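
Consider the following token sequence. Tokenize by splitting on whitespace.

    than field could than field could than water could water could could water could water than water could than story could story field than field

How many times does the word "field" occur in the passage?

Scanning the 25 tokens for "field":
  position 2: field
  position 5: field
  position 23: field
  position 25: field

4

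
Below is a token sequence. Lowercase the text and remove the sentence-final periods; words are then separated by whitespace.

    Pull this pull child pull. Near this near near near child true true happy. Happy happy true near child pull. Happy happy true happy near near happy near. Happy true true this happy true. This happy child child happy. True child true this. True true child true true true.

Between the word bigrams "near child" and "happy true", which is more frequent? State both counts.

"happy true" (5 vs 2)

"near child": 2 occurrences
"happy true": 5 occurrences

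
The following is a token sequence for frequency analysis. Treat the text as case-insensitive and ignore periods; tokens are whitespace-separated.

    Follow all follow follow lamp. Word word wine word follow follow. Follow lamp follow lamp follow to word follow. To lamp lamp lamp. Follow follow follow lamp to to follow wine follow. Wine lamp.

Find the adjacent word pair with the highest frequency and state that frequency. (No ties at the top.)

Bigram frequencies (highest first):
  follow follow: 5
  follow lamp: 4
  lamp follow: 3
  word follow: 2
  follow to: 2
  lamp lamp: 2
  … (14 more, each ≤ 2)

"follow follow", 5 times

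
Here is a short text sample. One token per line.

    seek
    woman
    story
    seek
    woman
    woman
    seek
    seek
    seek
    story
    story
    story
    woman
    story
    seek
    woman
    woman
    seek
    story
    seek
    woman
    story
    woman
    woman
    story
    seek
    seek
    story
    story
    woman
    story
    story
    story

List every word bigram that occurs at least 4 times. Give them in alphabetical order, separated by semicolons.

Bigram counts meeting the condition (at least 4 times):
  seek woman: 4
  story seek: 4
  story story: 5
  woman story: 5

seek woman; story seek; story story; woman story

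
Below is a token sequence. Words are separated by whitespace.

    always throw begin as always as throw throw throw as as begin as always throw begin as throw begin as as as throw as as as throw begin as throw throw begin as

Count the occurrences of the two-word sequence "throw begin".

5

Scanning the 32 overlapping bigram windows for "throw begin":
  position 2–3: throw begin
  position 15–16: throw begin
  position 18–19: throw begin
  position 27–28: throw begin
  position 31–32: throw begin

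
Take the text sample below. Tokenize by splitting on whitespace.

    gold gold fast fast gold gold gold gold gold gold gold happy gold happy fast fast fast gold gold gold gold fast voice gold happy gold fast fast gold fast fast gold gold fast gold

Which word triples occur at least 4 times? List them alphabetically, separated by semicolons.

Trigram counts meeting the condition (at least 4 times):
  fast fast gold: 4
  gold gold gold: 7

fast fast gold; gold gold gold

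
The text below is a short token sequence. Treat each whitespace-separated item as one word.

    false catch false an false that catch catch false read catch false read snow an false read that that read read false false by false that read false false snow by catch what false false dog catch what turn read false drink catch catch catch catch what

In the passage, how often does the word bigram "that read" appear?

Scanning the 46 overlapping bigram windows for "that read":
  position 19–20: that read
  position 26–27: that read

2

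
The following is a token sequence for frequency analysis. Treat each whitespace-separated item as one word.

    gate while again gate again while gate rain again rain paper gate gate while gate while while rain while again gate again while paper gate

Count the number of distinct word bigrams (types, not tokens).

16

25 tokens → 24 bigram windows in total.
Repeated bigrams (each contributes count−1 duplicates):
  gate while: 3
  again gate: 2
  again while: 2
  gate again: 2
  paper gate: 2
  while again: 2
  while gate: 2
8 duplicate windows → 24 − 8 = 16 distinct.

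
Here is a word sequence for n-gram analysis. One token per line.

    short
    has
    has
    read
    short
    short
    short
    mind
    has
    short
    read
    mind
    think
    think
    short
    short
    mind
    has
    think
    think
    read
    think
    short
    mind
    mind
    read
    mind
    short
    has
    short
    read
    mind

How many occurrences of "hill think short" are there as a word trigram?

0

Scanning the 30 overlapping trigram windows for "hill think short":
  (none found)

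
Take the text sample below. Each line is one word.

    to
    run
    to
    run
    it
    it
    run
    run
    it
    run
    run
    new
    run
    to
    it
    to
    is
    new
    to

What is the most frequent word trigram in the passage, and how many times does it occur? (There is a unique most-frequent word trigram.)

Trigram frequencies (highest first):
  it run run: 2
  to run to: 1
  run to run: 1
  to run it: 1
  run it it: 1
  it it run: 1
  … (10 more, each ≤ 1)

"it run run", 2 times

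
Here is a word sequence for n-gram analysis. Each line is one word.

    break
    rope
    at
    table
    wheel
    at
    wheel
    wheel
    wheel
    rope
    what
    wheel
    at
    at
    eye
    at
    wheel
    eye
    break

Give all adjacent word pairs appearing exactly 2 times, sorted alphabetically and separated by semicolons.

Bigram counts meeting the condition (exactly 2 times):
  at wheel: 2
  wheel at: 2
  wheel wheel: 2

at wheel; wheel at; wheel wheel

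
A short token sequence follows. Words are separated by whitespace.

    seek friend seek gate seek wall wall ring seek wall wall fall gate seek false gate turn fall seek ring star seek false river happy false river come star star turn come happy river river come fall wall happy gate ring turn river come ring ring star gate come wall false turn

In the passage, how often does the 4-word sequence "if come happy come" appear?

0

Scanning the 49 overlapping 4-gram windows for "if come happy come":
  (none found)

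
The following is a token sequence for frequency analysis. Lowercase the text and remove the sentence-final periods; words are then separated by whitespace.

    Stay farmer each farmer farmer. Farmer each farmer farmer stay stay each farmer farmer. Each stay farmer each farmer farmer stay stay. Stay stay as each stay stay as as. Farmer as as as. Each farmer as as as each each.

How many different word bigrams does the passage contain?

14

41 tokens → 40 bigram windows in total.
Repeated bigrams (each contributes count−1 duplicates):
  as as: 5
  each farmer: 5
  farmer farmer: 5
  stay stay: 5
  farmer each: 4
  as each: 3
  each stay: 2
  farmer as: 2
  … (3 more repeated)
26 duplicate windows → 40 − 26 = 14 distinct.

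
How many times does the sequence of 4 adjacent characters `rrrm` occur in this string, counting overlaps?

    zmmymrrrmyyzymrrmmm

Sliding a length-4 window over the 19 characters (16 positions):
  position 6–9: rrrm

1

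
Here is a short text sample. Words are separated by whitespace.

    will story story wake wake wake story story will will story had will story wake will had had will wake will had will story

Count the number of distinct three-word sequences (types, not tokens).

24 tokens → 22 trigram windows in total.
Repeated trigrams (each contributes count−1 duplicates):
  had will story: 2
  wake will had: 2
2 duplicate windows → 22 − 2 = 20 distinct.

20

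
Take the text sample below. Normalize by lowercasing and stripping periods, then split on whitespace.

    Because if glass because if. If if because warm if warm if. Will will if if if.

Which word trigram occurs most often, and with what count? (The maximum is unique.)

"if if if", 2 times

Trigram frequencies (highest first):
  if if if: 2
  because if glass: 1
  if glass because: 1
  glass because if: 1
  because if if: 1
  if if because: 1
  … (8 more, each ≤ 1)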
--*--
▶ TASK PROMPT:
Check each line of the material above for the string "false". Please count those that have it and reply with the number only.

▶ TASK RESPONSE:
2